Exercise
Your task is to output the data exactly as it stands.

*** Begin section ***

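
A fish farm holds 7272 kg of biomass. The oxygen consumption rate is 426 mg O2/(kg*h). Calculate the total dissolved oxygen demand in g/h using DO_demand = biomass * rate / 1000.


Total O2 consumption (mg/h) = 7272 kg * 426 mg/(kg*h) = 3097872 mg/h
Convert to g/h: 3097872 / 1000 = 3097.872 g/h

3097.872 g/h


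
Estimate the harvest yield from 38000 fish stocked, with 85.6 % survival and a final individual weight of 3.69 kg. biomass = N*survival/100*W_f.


Survivors = 38000 * 85.6/100 = 32528 fish
Harvest biomass = survivors * W_f = 32528 * 3.69 = 120028.32 kg

120028.32 kg


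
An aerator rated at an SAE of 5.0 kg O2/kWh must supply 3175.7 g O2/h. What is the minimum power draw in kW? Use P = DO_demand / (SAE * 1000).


SAE in g O2/kWh = 5.0 * 1000 = 5000 g/kWh
P = DO_demand / SAE_g = 3175.7 / 5000 = 0.63514 kW

0.63514 kW


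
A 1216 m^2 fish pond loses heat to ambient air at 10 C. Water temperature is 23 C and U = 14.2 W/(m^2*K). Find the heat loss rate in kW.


Temperature difference dT = 23 - 10 = 13 K
Heat loss (W) = U * A * dT = 14.2 * 1216 * 13 = 224473.6 W
Convert to kW: 224473.6 / 1000 = 224.4736 kW

224.4736 kW


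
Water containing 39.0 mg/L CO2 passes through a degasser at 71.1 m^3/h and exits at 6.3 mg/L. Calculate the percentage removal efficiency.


CO2_out / CO2_in = 6.3 / 39.0 = 0.16153846
Fraction remaining = 0.16153846
efficiency = (1 - 0.16153846) * 100 = 83.8462 %

83.8462 %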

*** End section ***

Solution for this task
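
A fish farm holds 7272 kg of biomass. The oxygen consumption rate is 426 mg O2/(kg*h). Calculate the total dissolved oxygen demand in g/h using DO_demand = biomass * rate / 1000.


Total O2 consumption (mg/h) = 7272 kg * 426 mg/(kg*h) = 3097872 mg/h
Convert to g/h: 3097872 / 1000 = 3097.872 g/h

3097.872 g/h


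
Estimate the harvest yield from 38000 fish stocked, with 85.6 % survival and a final individual weight of 3.69 kg. biomass = N*survival/100*W_f.


Survivors = 38000 * 85.6/100 = 32528 fish
Harvest biomass = survivors * W_f = 32528 * 3.69 = 120028.32 kg

120028.32 kg


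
An aerator rated at an SAE of 5.0 kg O2/kWh must supply 3175.7 g O2/h. What is the minimum power draw in kW? Use P = DO_demand / (SAE * 1000).


SAE in g O2/kWh = 5.0 * 1000 = 5000 g/kWh
P = DO_demand / SAE_g = 3175.7 / 5000 = 0.63514 kW

0.63514 kW


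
A 1216 m^2 fish pond loses heat to ambient air at 10 C. Water temperature is 23 C and U = 14.2 W/(m^2*K). Find the heat loss rate in kW.


Temperature difference dT = 23 - 10 = 13 K
Heat loss (W) = U * A * dT = 14.2 * 1216 * 13 = 224473.6 W
Convert to kW: 224473.6 / 1000 = 224.4736 kW

224.4736 kW


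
Water containing 39.0 mg/L CO2 passes through a degasser at 71.1 m^3/h and exits at 6.3 mg/L. Calculate the percentage removal efficiency.


CO2_out / CO2_in = 6.3 / 39.0 = 0.16153846
Fraction remaining = 0.16153846
efficiency = (1 - 0.16153846) * 100 = 83.8462 %

83.8462 %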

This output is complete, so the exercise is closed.